Start of Block

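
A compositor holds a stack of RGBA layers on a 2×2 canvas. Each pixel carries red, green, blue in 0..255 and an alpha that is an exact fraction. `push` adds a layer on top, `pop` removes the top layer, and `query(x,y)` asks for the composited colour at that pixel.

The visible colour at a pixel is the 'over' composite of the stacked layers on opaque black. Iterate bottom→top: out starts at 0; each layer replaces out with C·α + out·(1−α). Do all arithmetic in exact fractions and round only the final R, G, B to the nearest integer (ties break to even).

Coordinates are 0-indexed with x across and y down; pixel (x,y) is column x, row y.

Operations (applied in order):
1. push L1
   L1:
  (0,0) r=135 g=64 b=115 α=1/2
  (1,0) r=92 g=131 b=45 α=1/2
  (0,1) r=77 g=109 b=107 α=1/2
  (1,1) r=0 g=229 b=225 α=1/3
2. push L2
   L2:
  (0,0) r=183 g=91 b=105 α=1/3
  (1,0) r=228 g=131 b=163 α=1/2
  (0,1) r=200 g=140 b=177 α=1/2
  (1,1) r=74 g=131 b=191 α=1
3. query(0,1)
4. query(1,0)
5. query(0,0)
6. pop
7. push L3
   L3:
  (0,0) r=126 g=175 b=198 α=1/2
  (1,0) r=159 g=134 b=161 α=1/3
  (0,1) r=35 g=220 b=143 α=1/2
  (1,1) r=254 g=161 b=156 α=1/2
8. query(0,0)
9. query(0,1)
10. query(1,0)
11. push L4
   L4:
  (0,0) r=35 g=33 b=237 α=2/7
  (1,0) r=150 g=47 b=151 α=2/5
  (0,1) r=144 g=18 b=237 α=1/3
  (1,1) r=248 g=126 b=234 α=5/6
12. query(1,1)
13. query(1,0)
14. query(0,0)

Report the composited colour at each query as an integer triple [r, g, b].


at x=0,y=1 over L1,L2:
+L1 (α=1/2) → [77/2, 109/2, 107/2]
+L2 (α=1/2) → [477/4, 389/4, 461/4]
→ [119, 97, 115]

at x=1,y=0 over L1,L2:
after L1 α=1/2: [46, 131/2, 45/2]
after L2 α=1/2: [137, 393/4, 371/4]
rounded: [137, 98, 93]

at x=0,y=0 over L1,L2:
L1 α=1/2: [135/2, 32, 115/2]
L2 α=1/3: [106, 155/3, 220/3]
= [106, 52, 73]

(0,0) stack=L1,L3; from [0,0,0]:
after L1 α=1/2: [135/2, 32, 115/2]
after L3 α=1/2: [387/4, 207/2, 511/4]
= [97, 104, 128]

(0,1) stack=L1,L3; from [0,0,0]:
L1 α=1/2: [77/2, 109/2, 107/2]
L3 α=1/2: [147/4, 549/4, 393/4]
rounded: [37, 137, 98]

(1,0) stack=L1,L3; from [0,0,0]:
+L1 (α=1/2) → [46, 131/2, 45/2]
+L3 (α=1/3) → [251/3, 265/3, 206/3]
→ [84, 88, 69]

query (1,1) [L1,L3,L4] — begin 0,0,0
after L1 α=1/3: [0, 229/3, 75]
after L3 α=1/2: [127, 356/3, 231/2]
after L4 α=5/6: [1367/6, 1123/9, 857/4]
→ [228, 125, 214]

at x=1,y=0 over L1,L3,L4:
after L1 α=1/2: [46, 131/2, 45/2]
after L3 α=1/3: [251/3, 265/3, 206/3]
after L4 α=2/5: [551/5, 359/5, 508/5]
= [110, 72, 102]

(0,0) stack=L1,L3,L4; from [0,0,0]:
+L1 (α=1/2) → [135/2, 32, 115/2]
+L3 (α=1/2) → [387/4, 207/2, 511/4]
+L4 (α=2/7) → [2215/28, 1167/14, 4451/28]
= [79, 83, 159]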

End of Block

TASK DESCRIPTION: Copy down every line of the entries containing the word "with".

ANSWER BOX:
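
The visible colour at a pixel is the 'over' composite of the stacked layers on opaque black. Iterate bottom→top: out starts at 0; each layer replaces out with C·α + out·(1−α). Do all arithmetic in exact fractions and round only the final R, G, B to the nearest integer (ties break to even).
Coordinates are 0-indexed with x across and y down; pixel (x,y) is column x, row y.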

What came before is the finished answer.